For every entry below, retype it exactly as it reads.
** Opening Exercise data block **
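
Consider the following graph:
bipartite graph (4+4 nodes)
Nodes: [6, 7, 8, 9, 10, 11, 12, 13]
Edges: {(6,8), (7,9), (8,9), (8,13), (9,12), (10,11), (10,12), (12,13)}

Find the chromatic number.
Clique number ω(G) = 2 (lower bound: χ ≥ ω).
The graph is bipartite (no odd cycle), so 2 colors suffice: χ(G) = 2.
A valid 2-coloring: color 1: [7, 8, 11, 12]; color 2: [6, 9, 10, 13].

χ(G) = 2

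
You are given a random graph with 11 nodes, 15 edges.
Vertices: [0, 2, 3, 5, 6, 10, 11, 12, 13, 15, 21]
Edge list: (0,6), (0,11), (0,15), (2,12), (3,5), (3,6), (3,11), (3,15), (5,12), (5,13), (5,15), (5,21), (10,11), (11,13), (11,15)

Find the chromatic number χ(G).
Clique number ω(G) = 3 (lower bound: χ ≥ ω).
The clique on [0, 11, 15] has size 3, forcing χ ≥ 3, and the coloring below uses 3 colors, so χ(G) = 3.
A valid 3-coloring: color 1: [2, 5, 6, 11]; color 2: [10, 12, 13, 15, 21]; color 3: [0, 3].

χ(G) = 3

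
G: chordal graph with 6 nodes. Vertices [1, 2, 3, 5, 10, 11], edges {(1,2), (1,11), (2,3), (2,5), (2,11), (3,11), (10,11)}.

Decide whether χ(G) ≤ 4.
A valid 4-coloring: color 1: [5, 11]; color 2: [2, 10]; color 3: [1, 3].
(χ(G) = 3 ≤ 4.)

Yes, G is 4-colorable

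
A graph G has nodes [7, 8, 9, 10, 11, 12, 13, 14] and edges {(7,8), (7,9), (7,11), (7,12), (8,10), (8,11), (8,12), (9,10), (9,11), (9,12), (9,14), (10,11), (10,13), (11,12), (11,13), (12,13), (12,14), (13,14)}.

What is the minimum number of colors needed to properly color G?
Clique number ω(G) = 4 (lower bound: χ ≥ ω).
The clique on [7, 8, 11, 12] has size 4, forcing χ ≥ 4, and the coloring below uses 4 colors, so χ(G) = 4.
A valid 4-coloring: color 1: [11, 14]; color 2: [10, 12]; color 3: [8, 9, 13]; color 4: [7].

χ(G) = 4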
** Closing Exercise data block **
→ **Answer to this task**:
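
Consider the following graph:
bipartite graph (4+4 nodes)
Nodes: [6, 7, 8, 9, 10, 11, 12, 13]
Edges: {(6,8), (7,9), (8,9), (8,13), (9,12), (10,11), (10,12), (12,13)}

Find the chromatic number.
Clique number ω(G) = 2 (lower bound: χ ≥ ω).
The graph is bipartite (no odd cycle), so 2 colors suffice: χ(G) = 2.
A valid 2-coloring: color 1: [7, 8, 11, 12]; color 2: [6, 9, 10, 13].

χ(G) = 2

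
You are given a random graph with 11 nodes, 15 edges.
Vertices: [0, 2, 3, 5, 6, 10, 11, 12, 13, 15, 21]
Edge list: (0,6), (0,11), (0,15), (2,12), (3,5), (3,6), (3,11), (3,15), (5,12), (5,13), (5,15), (5,21), (10,11), (11,13), (11,15)

Find the chromatic number χ(G).
Clique number ω(G) = 3 (lower bound: χ ≥ ω).
The clique on [0, 11, 15] has size 3, forcing χ ≥ 3, and the coloring below uses 3 colors, so χ(G) = 3.
A valid 3-coloring: color 1: [2, 5, 6, 11]; color 2: [10, 12, 13, 15, 21]; color 3: [0, 3].

χ(G) = 3

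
G: chordal graph with 6 nodes. Vertices [1, 2, 3, 5, 10, 11], edges {(1,2), (1,11), (2,3), (2,5), (2,11), (3,11), (10,11)}.

Decide whether χ(G) ≤ 4.
A valid 4-coloring: color 1: [5, 11]; color 2: [2, 10]; color 3: [1, 3].
(χ(G) = 3 ≤ 4.)

Yes, G is 4-colorable

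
A graph G has nodes [7, 8, 9, 10, 11, 12, 13, 14] and edges {(7,8), (7,9), (7,11), (7,12), (8,10), (8,11), (8,12), (9,10), (9,11), (9,12), (9,14), (10,11), (10,13), (11,12), (11,13), (12,13), (12,14), (13,14)}.

What is the minimum number of colors needed to properly color G?
Clique number ω(G) = 4 (lower bound: χ ≥ ω).
The clique on [7, 8, 11, 12] has size 4, forcing χ ≥ 4, and the coloring below uses 4 colors, so χ(G) = 4.
A valid 4-coloring: color 1: [11, 14]; color 2: [10, 12]; color 3: [8, 9, 13]; color 4: [7].

χ(G) = 4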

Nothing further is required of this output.